TASK TO CARRY OUT:
Give the count of lines in the data that include "starts", with no other words.

(Stored data)
■ ■ ■

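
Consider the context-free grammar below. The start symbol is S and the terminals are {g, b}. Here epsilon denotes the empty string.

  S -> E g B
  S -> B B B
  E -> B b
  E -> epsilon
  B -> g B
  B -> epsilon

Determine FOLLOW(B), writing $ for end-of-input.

FIRST(B): from B->g B we get {g}; from B->epsilon we get {epsilon}. So FIRST(B) = {epsilon, g}.
FIRST(E): from E->B b we get {b, g}; from E->epsilon we get {epsilon}. So FIRST(E) = {epsilon, b, g}.
FIRST(S): from S->E g B we get {b, g}; from S->B B B we get {epsilon, g}. So FIRST(S) = {epsilon, b, g}.
FOLLOW(S) includes $ since S is the start symbol.
FOLLOW(S): S appears on no right-hand side. Thus FOLLOW(S) = {$}.
FOLLOW(E): in S->E g B, E is followed by g B with FIRST {g}. Thus FOLLOW(E) = {g}.
FOLLOW(B): in S->E g B, the suffix after B is empty, so FOLLOW(B) ⊇ FOLLOW(S) = {$}; in S->B B B (occurrence 1), B is followed by B B with FIRST {epsilon, g}; in S->B B B (occurrence 1), the suffix after B is nullable, so FOLLOW(B) ⊇ FOLLOW(S) = {$}; in S->B B B (occurrence 2), B is followed by B with FIRST {epsilon, g}; in S->B B B (occurrence 2), the suffix after B is nullable, so FOLLOW(B) ⊇ FOLLOW(S) = {$}; in S->B B B (occurrence 3), the suffix after B is empty, so FOLLOW(B) ⊇ FOLLOW(S) = {$}; in E->B b, B is followed by b with FIRST {b}; in B->g B, the suffix after B is empty (adds nothing new). Thus FOLLOW(B) = {$, b, g}.

{$, b, g}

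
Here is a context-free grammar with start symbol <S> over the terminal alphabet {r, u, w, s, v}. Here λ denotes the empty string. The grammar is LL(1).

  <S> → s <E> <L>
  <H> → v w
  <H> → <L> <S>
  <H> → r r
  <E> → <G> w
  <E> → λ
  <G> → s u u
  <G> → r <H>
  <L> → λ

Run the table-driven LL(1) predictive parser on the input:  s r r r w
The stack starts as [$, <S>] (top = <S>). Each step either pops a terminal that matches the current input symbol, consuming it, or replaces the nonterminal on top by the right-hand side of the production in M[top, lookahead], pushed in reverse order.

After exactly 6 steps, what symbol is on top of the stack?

r

step 1: stack=$ <S>  input=s r r r w $  — expand <S> → s <E> <L>
step 2: stack=$ <L> <E> s  input=s r r r w $  — match s
step 3: stack=$ <L> <E>  input=r r r w $  — expand <E> → <G> w
step 4: stack=$ <L> w <G>  input=r r r w $  — expand <G> → r <H>
step 5: stack=$ <L> w <H> r  input=r r r w $  — match r
step 6: stack=$ <L> w <H>  input=r r w $  — expand <H> → r r
Stack after step 6: $ <L> w r r (top = r).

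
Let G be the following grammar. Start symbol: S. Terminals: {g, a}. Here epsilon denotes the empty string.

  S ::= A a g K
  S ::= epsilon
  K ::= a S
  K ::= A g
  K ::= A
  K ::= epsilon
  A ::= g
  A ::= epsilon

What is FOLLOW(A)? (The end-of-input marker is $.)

{$, a, g}

FIRST(A): from A::=g we get {g}; from A::=epsilon we get {epsilon}. So FIRST(A) = {epsilon, g}.
FIRST(S): from S::=A a g K we get {a, g}; from S::=epsilon we get {epsilon}. So FIRST(S) = {epsilon, a, g}.
FIRST(K): from K::=a S we get {a}; from K::=A g we get {g}; from K::=A we get {epsilon, g}; from K::=epsilon we get {epsilon}. So FIRST(K) = {epsilon, a, g}.
FOLLOW(S) includes $ since S is the start symbol.
FOLLOW(S): in K::=a S, the suffix after S is empty, so FOLLOW(S) ⊇ FOLLOW(K) = {$}. Thus FOLLOW(S) = {$}.
FOLLOW(K): in S::=A a g K, the suffix after K is empty, so FOLLOW(K) ⊇ FOLLOW(S) = {$}. Thus FOLLOW(K) = {$}.
FOLLOW(A): in S::=A a g K, A is followed by a g K with FIRST {a}; in K::=A g, A is followed by g with FIRST {g}; in K::=A, the suffix after A is empty, so FOLLOW(A) ⊇ FOLLOW(K) = {$}. Thus FOLLOW(A) = {$, a, g}.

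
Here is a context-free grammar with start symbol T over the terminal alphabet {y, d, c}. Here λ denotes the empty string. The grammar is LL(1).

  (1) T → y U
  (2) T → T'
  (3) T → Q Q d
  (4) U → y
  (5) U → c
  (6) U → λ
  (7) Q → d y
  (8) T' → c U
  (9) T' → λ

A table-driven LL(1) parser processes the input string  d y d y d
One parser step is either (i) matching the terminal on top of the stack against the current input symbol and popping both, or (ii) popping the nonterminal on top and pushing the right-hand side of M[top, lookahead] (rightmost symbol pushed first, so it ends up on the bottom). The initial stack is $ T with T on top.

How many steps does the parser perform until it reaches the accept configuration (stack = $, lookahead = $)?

     Stack      Input        Action
  1  $ T        d y d y d $  expand T → Q Q d
  2  $ d Q Q    d y d y d $  expand Q → d y
  3  $ d Q y d  d y d y d $  match d
  4  $ d Q y    y d y d $    match y
  5  $ d Q      d y d $      expand Q → d y
  6  $ d y d    d y d $      match d
  7  $ d y      y d $        match y
  8  $ d        d $          match d
Accept reached after 8 steps.

8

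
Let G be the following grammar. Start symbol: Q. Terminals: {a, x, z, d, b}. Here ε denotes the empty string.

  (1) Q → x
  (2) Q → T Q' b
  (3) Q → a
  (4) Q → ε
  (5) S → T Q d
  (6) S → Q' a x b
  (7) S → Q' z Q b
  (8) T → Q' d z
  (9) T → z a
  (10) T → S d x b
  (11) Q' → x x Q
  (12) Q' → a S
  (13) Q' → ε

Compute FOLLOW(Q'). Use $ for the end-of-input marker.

{a, b, d, z}

FIRST(Q'): from Q'→x x Q we get {x}; from Q'→a S we get {a}; from Q'→ε we get {ε}. So FIRST(Q') = {ε, a, x}.
FIRST(Q): from Q→x we get {x}; from Q→T Q' b we get {a, d, x, z}; from Q→a we get {a}; from Q→ε we get {ε}. So FIRST(Q) = {ε, a, d, x, z}.
FIRST(S): from S→T Q d we get {a, d, x, z}; from S→Q' a x b we get {a, x}; from S→Q' z Q b we get {a, x, z}. So FIRST(S) = {a, d, x, z}.
FIRST(T): from T→Q' d z we get {a, d, x}; from T→z a we get {z}; from T→S d x b we get {a, d, x, z}. So FIRST(T) = {a, d, x, z}.
FOLLOW(Q) includes $ since Q is the start symbol.
FOLLOW(T): in Q→T Q' b, T is followed by Q' b with FIRST {a, b, x}; in S→T Q d, T is followed by Q d with FIRST {a, d, x, z}. Thus FOLLOW(T) = {a, b, d, x, z}.
FOLLOW(Q'): in Q→T Q' b, Q' is followed by b with FIRST {b}; in S→Q' a x b, Q' is followed by a x b with FIRST {a}; in S→Q' z Q b, Q' is followed by z Q b with FIRST {z}; in T→Q' d z, Q' is followed by d z with FIRST {d}. Thus FOLLOW(Q') = {a, b, d, z}.
FOLLOW(Q): in S→T Q d, Q is followed by d with FIRST {d}; in S→Q' z Q b, Q is followed by b with FIRST {b}; in Q'→x x Q, the suffix after Q is empty, so FOLLOW(Q) ⊇ FOLLOW(Q') = {a, b, d, z}. Thus FOLLOW(Q) = {$, a, b, d, z}.
FOLLOW(S): in T→S d x b, S is followed by d x b with FIRST {d}; in Q'→a S, the suffix after S is empty, so FOLLOW(S) ⊇ FOLLOW(Q') = {a, b, d, z}. Thus FOLLOW(S) = {a, b, d, z}.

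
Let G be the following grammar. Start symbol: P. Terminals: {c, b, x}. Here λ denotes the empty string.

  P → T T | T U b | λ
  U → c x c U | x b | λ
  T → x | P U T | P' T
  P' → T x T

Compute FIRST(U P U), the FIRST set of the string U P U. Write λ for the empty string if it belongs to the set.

FIRST(U): from U→c x c U we get {c}; from U→x b we get {x}; from U→λ we get {λ}. So FIRST(U) = {λ, c, x}.
FIRST(P): from P→T T we get {c, x}; from P→T U b we get {c, x}; from P→λ we get {λ}. So FIRST(P) = {λ, c, x}.
FIRST(T): from T→x we get {x}; from T→P U T we get {c, x}; from T→P' T we get {c, x}. So FIRST(T) = {c, x}.
FIRST(P'): from P'→T x T we get {c, x}. So FIRST(P') = {c, x}.
FIRST(U P U): take FIRST of each symbol in turn, carrying on past any symbol whose FIRST contains λ; result {λ, c, x}.

{λ, c, x}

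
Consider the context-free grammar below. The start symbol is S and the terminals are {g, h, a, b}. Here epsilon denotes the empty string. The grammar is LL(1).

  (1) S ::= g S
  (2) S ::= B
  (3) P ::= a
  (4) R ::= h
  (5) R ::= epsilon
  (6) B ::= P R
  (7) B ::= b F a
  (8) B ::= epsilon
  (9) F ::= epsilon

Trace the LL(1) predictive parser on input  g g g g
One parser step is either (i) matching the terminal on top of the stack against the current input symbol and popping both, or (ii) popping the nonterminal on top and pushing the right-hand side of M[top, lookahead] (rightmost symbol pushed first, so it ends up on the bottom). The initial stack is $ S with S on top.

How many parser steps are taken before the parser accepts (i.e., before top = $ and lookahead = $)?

      Stack  Input      Action
   1  $ S    g g g g $  expand S ::= g S
   2  $ S g  g g g g $  match g
   3  $ S    g g g $    expand S ::= g S
   4  $ S g  g g g $    match g
   5  $ S    g g $      expand S ::= g S
   6  $ S g  g g $      match g
   7  $ S    g $        expand S ::= g S
   8  $ S g  g $        match g
   9  $ S    $          expand S ::= B
  10  $ B    $          expand B ::= epsilon
Accept reached after 10 steps.

10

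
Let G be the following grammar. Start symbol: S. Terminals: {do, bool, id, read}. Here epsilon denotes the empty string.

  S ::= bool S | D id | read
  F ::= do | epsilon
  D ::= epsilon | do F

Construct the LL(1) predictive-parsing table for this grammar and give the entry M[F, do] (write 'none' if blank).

F ::= do

FIRST(F) = {epsilon, do}
FIRST(D) = {epsilon, do}
FIRST(S) = {bool, do, id, read}  (via D id)
FOLLOW(S) includes $ since S is the start symbol.
FOLLOW(D): in S::=D id, D is followed by id with FIRST {id}. Thus FOLLOW(D) = {id}.
FOLLOW(F): in D::=do F, the suffix after F is empty, so FOLLOW(F) ⊇ FOLLOW(D) = {id}. Thus FOLLOW(F) = {id}.
For F ::= do: FIRST(do) = {do}, so it goes in M[F, t] for t ∈ {do}.
For F ::= epsilon: FIRST(epsilon) = {epsilon}, so it goes in M[F, t] for t ∈ {}; since epsilon ∈ FIRST, also for every t ∈ FOLLOW(F) = {id}.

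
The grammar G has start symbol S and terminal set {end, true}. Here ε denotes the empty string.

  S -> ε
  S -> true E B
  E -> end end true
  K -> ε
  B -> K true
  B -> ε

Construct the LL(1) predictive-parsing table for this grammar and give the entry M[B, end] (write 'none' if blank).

FIRST(S) = {ε, true}
FIRST(E) = {end}
FIRST(K) = {ε}
FIRST(B) = {ε, true}  (via K true)
FOLLOW(S) includes $ since S is the start symbol.
FOLLOW(S): S appears on no right-hand side. Thus FOLLOW(S) = {$}.
FOLLOW(B): in S->true E B, the suffix after B is empty, so FOLLOW(B) ⊇ FOLLOW(S) = {$}. Thus FOLLOW(B) = {$}.
For B -> K true: FIRST(K true) = {true}, so it goes in M[B, t] for t ∈ {true}.
For B -> ε: FIRST(ε) = {ε}, so it goes in M[B, t] for t ∈ {}; since ε ∈ FIRST, also for every t ∈ FOLLOW(B) = {$}.
None of these place a production in M[B, end].

none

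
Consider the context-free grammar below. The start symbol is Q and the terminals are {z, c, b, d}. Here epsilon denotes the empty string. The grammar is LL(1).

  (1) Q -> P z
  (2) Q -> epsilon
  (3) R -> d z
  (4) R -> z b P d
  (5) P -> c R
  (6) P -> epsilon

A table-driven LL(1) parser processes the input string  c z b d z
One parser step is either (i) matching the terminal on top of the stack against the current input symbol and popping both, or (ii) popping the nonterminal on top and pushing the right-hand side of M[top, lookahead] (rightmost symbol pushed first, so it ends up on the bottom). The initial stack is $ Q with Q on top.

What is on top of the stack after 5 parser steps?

b

step 1: stack=$ Q  input=c z b d z $  — expand Q -> P z
step 2: stack=$ z P  input=c z b d z $  — expand P -> c R
step 3: stack=$ z R c  input=c z b d z $  — match c
step 4: stack=$ z R  input=z b d z $  — expand R -> z b P d
step 5: stack=$ z d P b z  input=z b d z $  — match z
Stack after step 5: $ z d P b (top = b).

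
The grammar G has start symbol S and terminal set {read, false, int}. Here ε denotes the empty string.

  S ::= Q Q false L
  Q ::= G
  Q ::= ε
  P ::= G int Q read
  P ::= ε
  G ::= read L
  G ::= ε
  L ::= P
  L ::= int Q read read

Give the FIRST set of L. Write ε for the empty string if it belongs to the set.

{ε, int, read}

FIRST(G) = {ε, read}
FIRST(Q) = {ε, read}  (via G)
FIRST(P) = {ε, int, read}  (via G int Q read)
FIRST(S) = {false, read}  (via Q Q false L)
FIRST(L) = {ε, int, read}  (via P)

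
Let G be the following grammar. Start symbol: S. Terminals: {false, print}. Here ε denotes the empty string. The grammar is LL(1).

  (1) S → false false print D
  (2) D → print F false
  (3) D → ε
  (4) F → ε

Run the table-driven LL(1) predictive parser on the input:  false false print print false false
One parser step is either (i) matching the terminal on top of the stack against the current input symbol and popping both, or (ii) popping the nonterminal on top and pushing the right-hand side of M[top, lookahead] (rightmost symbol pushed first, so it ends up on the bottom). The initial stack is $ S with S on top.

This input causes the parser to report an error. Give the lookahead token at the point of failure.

     Stack                  Input                                  Action
  1  $ S                    false false print print false false $  expand S → false false print D
  2  $ D print false false  false false print print false false $  match false
  3  $ D print false        false print print false false $        match false
  4  $ D print              print print false false $              match print
  5  $ D                    print false false $                    expand D → print F false
  6  $ false F print        print false false $                    match print
  7  $ false F              false false $                          expand F → ε
  8  $ false                false false $                          match false
  9  $                      false $                                error: stack empty but input remains

false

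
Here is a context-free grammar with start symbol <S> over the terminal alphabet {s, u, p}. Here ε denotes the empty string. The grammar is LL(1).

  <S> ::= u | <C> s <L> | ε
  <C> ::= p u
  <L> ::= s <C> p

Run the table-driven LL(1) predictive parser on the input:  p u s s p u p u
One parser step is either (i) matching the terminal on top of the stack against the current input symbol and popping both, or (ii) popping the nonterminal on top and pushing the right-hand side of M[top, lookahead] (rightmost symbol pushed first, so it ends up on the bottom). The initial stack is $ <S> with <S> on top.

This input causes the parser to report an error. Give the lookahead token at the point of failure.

step 1: stack=$ <S>  input=p u s s p u p u $  — expand <S> ::= <C> s <L>
step 2: stack=$ <L> s <C>  input=p u s s p u p u $  — expand <C> ::= p u
step 3: stack=$ <L> s u p  input=p u s s p u p u $  — match p
step 4: stack=$ <L> s u  input=u s s p u p u $  — match u
step 5: stack=$ <L> s  input=s s p u p u $  — match s
step 6: stack=$ <L>  input=s p u p u $  — expand <L> ::= s <C> p
step 7: stack=$ p <C> s  input=s p u p u $  — match s
step 8: stack=$ p <C>  input=p u p u $  — expand <C> ::= p u
step 9: stack=$ p u p  input=p u p u $  — match p
step 10: stack=$ p u  input=u p u $  — match u
step 11: stack=$ p  input=p u $  — match p
step 12: stack=$  input=u $  — error: stack empty but input remains

u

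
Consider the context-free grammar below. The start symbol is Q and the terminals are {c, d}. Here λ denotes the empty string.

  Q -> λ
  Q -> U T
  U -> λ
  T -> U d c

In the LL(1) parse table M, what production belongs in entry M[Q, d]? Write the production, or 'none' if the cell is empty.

Q -> U T

FIRST(U): from U->λ we get {λ}. So FIRST(U) = {λ}.
FIRST(T): from T->U d c we get {d}. So FIRST(T) = {d}.
FIRST(Q): from Q->λ we get {λ}; from Q->U T we get {d}. So FIRST(Q) = {λ, d}.
FOLLOW(Q) includes $ since Q is the start symbol.
FOLLOW(Q): Q appears on no right-hand side. Thus FOLLOW(Q) = {$}.
For Q -> λ: FIRST(λ) = {λ}, so it goes in M[Q, t] for t ∈ {}; since λ ∈ FIRST, also for every t ∈ FOLLOW(Q) = {$}.
For Q -> U T: FIRST(U T) = {d}, so it goes in M[Q, t] for t ∈ {d}.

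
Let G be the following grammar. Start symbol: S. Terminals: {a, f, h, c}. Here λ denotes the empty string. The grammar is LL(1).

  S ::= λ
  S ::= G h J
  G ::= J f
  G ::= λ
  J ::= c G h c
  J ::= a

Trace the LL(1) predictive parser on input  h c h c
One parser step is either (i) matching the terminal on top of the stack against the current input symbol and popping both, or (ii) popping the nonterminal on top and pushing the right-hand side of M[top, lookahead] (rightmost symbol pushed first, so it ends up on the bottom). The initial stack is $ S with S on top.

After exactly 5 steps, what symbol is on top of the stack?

G

step 1: stack=$ S  input=h c h c $  — expand S ::= G h J
step 2: stack=$ J h G  input=h c h c $  — expand G ::= λ
step 3: stack=$ J h  input=h c h c $  — match h
step 4: stack=$ J  input=c h c $  — expand J ::= c G h c
step 5: stack=$ c h G c  input=c h c $  — match c
Stack after step 5: $ c h G (top = G).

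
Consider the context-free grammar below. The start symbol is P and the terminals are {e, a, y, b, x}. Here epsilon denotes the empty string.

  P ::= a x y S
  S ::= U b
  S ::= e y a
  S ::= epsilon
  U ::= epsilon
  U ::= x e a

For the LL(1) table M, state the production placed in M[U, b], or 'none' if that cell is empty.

U ::= epsilon

FIRST(P) = {a}
FIRST(U) = {epsilon, x}
FIRST(S) = {epsilon, b, e, x}  (via U b)
FOLLOW(P) includes $ since P is the start symbol.
FOLLOW(U): in S::=U b, U is followed by b with FIRST {b}. Thus FOLLOW(U) = {b}.
For U ::= epsilon: FIRST(epsilon) = {epsilon}, so it goes in M[U, t] for t ∈ {}; since epsilon ∈ FIRST, also for every t ∈ FOLLOW(U) = {b}.
For U ::= x e a: FIRST(x e a) = {x}, so it goes in M[U, t] for t ∈ {x}.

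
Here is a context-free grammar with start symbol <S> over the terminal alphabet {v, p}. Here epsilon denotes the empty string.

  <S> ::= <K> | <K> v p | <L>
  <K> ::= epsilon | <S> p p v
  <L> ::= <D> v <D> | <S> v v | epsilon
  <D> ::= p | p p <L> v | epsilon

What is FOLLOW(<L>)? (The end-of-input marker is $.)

FIRST(<D>) = {epsilon, p}
FIRST(<S>) = {epsilon, p, v}  (via <K>, <K> v p, <L>)
FIRST(<K>) = {epsilon, p, v}  (via <S> p p v)
FIRST(<L>) = {epsilon, p, v}  (via <D> v <D>, <S> v v)
FOLLOW(<S>) includes $ since <S> is the start symbol.
FOLLOW(<S>): in <K>::=<S> p p v, <S> is followed by p p v with FIRST {p}; in <L>::=<S> v v, <S> is followed by v v with FIRST {v}. Thus FOLLOW(<S>) = {$, p, v}.
FOLLOW(<K>): in <S>::=<K>, the suffix after <K> is empty, so FOLLOW(<K>) ⊇ FOLLOW(<S>) = {$, p, v}; in <S>::=<K> v p, <K> is followed by v p with FIRST {v}. Thus FOLLOW(<K>) = {$, p, v}.
FOLLOW(<L>): in <S>::=<L>, the suffix after <L> is empty, so FOLLOW(<L>) ⊇ FOLLOW(<S>) = {$, p, v}; in <D>::=p p <L> v, <L> is followed by v with FIRST {v}. Thus FOLLOW(<L>) = {$, p, v}.
FOLLOW(<D>): in <L>::=<D> v <D> (occurrence 1), <D> is followed by v <D> with FIRST {v}; in <L>::=<D> v <D> (occurrence 2), the suffix after <D> is empty, so FOLLOW(<D>) ⊇ FOLLOW(<L>) = {$, p, v}. Thus FOLLOW(<D>) = {$, p, v}.

{$, p, v}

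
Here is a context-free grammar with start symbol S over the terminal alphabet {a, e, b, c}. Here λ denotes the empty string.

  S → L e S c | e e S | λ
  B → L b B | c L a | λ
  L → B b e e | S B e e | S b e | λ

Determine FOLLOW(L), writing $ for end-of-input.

{a, b, e}

FIRST(S) = {λ, b, c, e}  (via L e S c)
FIRST(B) = {λ, b, c, e}  (via L b B)
FIRST(L) = {λ, b, c, e}  (via B b e e, S B e e, S b e)
FOLLOW(S) includes $ since S is the start symbol.
FOLLOW(S): in S→L e S c, S is followed by c with FIRST {c}; in S→e e S, the suffix after S is empty (adds nothing new); in L→S B e e, S is followed by B e e with FIRST {b, c, e}; in L→S b e, S is followed by b e with FIRST {b}. Thus FOLLOW(S) = {$, b, c, e}.
FOLLOW(B): in B→L b B, the suffix after B is empty (adds nothing new); in L→B b e e, B is followed by b e e with FIRST {b}; in L→S B e e, B is followed by e e with FIRST {e}. Thus FOLLOW(B) = {b, e}.
FOLLOW(L): in S→L e S c, L is followed by e S c with FIRST {e}; in B→L b B, L is followed by b B with FIRST {b}; in B→c L a, L is followed by a with FIRST {a}. Thus FOLLOW(L) = {a, b, e}.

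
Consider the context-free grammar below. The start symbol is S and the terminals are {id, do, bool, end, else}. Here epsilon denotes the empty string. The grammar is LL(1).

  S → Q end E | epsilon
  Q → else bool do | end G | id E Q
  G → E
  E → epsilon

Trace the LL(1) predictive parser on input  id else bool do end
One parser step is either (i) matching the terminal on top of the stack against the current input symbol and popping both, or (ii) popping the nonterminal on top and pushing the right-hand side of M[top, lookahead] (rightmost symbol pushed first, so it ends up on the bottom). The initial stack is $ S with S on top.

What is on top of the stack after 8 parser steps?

step 1: stack=$ S  input=id else bool do end $  — expand S → Q end E
step 2: stack=$ E end Q  input=id else bool do end $  — expand Q → id E Q
step 3: stack=$ E end Q E id  input=id else bool do end $  — match id
step 4: stack=$ E end Q E  input=else bool do end $  — expand E → epsilon
step 5: stack=$ E end Q  input=else bool do end $  — expand Q → else bool do
step 6: stack=$ E end do bool else  input=else bool do end $  — match else
step 7: stack=$ E end do bool  input=bool do end $  — match bool
step 8: stack=$ E end do  input=do end $  — match do
Stack after step 8: $ E end (top = end).

end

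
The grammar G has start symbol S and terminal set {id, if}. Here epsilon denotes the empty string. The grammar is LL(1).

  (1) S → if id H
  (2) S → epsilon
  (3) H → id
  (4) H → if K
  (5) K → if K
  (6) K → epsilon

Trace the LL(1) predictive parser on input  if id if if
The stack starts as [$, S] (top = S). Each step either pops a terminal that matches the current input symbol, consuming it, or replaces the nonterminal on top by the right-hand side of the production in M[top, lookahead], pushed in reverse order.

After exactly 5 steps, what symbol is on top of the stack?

step 1: stack=$ S  input=if id if if $  — expand S → if id H
step 2: stack=$ H id if  input=if id if if $  — match if
step 3: stack=$ H id  input=id if if $  — match id
step 4: stack=$ H  input=if if $  — expand H → if K
step 5: stack=$ K if  input=if if $  — match if
Stack after step 5: $ K (top = K).

K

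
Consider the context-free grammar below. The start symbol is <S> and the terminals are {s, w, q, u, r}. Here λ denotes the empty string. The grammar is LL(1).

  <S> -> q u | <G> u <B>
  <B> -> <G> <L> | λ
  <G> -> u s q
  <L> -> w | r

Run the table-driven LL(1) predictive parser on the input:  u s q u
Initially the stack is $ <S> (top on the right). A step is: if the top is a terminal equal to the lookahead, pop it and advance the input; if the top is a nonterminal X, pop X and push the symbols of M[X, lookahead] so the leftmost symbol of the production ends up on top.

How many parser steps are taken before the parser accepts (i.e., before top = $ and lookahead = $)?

step 1: stack=$ <S>  input=u s q u $  — expand <S> -> <G> u <B>
step 2: stack=$ <B> u <G>  input=u s q u $  — expand <G> -> u s q
step 3: stack=$ <B> u q s u  input=u s q u $  — match u
step 4: stack=$ <B> u q s  input=s q u $  — match s
step 5: stack=$ <B> u q  input=q u $  — match q
step 6: stack=$ <B> u  input=u $  — match u
step 7: stack=$ <B>  input=$  — expand <B> -> λ
Accept reached after 7 steps.

7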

■ ■ ■

ANSWER SPACE:
2